## [YOUR TASK]
Write out exactly the lines that run from the one containing "After 5 steps, what" to the end of the entries below, with both end lines included.

Data extracted from a collection
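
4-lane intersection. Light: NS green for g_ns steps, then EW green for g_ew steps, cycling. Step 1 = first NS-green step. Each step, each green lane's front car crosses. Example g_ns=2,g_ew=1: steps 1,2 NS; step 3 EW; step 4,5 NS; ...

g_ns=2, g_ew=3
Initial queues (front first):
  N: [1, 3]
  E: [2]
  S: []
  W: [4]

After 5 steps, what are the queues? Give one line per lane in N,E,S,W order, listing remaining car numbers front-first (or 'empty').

Step 1 [NS]: N:car1-GO,E:wait,S:empty,W:wait | queues: N=1 E=1 S=0 W=1
Step 2 [NS]: N:car3-GO,E:wait,S:empty,W:wait | queues: N=0 E=1 S=0 W=1
Step 3 [EW]: N:wait,E:car2-GO,S:wait,W:car4-GO | queues: N=0 E=0 S=0 W=0

N: empty
E: empty
S: empty
W: empty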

## [EXERCISE RESPONSE]
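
After 5 steps, what are the queues? Give one line per lane in N,E,S,W order, listing remaining car numbers front-first (or 'empty').

Step 1 [NS]: N:car1-GO,E:wait,S:empty,W:wait | queues: N=1 E=1 S=0 W=1
Step 2 [NS]: N:car3-GO,E:wait,S:empty,W:wait | queues: N=0 E=1 S=0 W=1
Step 3 [EW]: N:wait,E:car2-GO,S:wait,W:car4-GO | queues: N=0 E=0 S=0 W=0

N: empty
E: empty
S: empty
W: empty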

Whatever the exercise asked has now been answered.